Your job is to set down the stretch of entries that opens with the line containing "A point defect" and closes with the line containing "A system has". Keep both end lines, copy each exactly, and add nothing.

MATERIAL TO PROCESS =
::::

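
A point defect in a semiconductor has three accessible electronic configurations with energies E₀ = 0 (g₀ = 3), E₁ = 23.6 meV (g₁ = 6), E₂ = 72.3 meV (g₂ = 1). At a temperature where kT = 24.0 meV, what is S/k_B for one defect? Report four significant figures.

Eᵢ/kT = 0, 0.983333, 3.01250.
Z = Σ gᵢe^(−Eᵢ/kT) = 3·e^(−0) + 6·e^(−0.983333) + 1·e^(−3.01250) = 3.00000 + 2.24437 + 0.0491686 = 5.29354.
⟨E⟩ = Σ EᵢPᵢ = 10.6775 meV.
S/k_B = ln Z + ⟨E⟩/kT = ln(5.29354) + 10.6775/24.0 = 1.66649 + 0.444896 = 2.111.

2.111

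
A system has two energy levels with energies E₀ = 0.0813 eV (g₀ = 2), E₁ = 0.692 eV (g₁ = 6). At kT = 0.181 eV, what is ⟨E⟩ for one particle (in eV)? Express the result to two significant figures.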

::::

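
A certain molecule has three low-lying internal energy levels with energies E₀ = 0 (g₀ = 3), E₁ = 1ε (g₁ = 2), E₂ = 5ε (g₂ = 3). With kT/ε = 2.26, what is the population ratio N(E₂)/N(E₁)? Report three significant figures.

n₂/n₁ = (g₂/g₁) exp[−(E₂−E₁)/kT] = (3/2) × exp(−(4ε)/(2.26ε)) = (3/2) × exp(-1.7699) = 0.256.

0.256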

::::

YOUR SOLUTION =
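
A point defect in a semiconductor has three accessible electronic configurations with energies E₀ = 0 (g₀ = 3), E₁ = 23.6 meV (g₁ = 6), E₂ = 72.3 meV (g₂ = 1). At a temperature where kT = 24.0 meV, what is S/k_B for one defect? Report four significant figures.

Eᵢ/kT = 0, 0.983333, 3.01250.
Z = Σ gᵢe^(−Eᵢ/kT) = 3·e^(−0) + 6·e^(−0.983333) + 1·e^(−3.01250) = 3.00000 + 2.24437 + 0.0491686 = 5.29354.
⟨E⟩ = Σ EᵢPᵢ = 10.6775 meV.
S/k_B = ln Z + ⟨E⟩/kT = ln(5.29354) + 10.6775/24.0 = 1.66649 + 0.444896 = 2.111.

2.111

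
A system has two energy levels with energies E₀ = 0.0813 eV (g₀ = 2), E₁ = 0.692 eV (g₁ = 6). At kT = 0.181 eV, what is ⟨E⟩ for one particle (in eV)? Express the result to two significant figures.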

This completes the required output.